[Provided material Boundary: Start]

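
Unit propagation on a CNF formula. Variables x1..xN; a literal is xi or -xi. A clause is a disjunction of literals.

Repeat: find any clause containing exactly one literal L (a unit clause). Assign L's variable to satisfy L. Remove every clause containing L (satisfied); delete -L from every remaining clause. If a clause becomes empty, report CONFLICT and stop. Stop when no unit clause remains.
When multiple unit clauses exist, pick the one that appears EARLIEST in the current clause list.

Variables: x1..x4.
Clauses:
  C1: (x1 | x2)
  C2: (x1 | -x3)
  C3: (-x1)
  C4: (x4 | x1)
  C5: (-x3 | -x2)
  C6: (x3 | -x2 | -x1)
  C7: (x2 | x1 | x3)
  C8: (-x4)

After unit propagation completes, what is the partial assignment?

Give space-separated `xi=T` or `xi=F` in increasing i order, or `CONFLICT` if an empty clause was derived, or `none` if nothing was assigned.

unit clause [-1] forces x1=F; simplify:
  drop 1 from [1, 2] -> [2]
  drop 1 from [1, -3] -> [-3]
  drop 1 from [4, 1] -> [4]
  drop 1 from [2, 1, 3] -> [2, 3]
  satisfied 2 clause(s); 6 remain; assigned so far: [1]
unit clause [2] forces x2=T; simplify:
  drop -2 from [-3, -2] -> [-3]
  satisfied 2 clause(s); 4 remain; assigned so far: [1, 2]
unit clause [-3] forces x3=F; simplify:
  satisfied 2 clause(s); 2 remain; assigned so far: [1, 2, 3]
unit clause [4] forces x4=T; simplify:
  drop -4 from [-4] -> [] (empty!)
  satisfied 1 clause(s); 1 remain; assigned so far: [1, 2, 3, 4]
CONFLICT (empty clause)

Answer: CONFLICT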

[Provided material Boundary: End]

▸ **Required action**: An exact copy of the data is needed, running from its first line through the line that holds "After unit propagation", and nothing beyond that.

▸ **Written solution**:
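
Unit propagation on a CNF formula. Variables x1..xN; a literal is xi or -xi. A clause is a disjunction of literals.

Repeat: find any clause containing exactly one literal L (a unit clause). Assign L's variable to satisfy L. Remove every clause containing L (satisfied); delete -L from every remaining clause. If a clause becomes empty, report CONFLICT and stop. Stop when no unit clause remains.
When multiple unit clauses exist, pick the one that appears EARLIEST in the current clause list.

Variables: x1..x4.
Clauses:
  C1: (x1 | x2)
  C2: (x1 | -x3)
  C3: (-x1)
  C4: (x4 | x1)
  C5: (-x3 | -x2)
  C6: (x3 | -x2 | -x1)
  C7: (x2 | x1 | x3)
  C8: (-x4)

After unit propagation completes, what is the partial assignment?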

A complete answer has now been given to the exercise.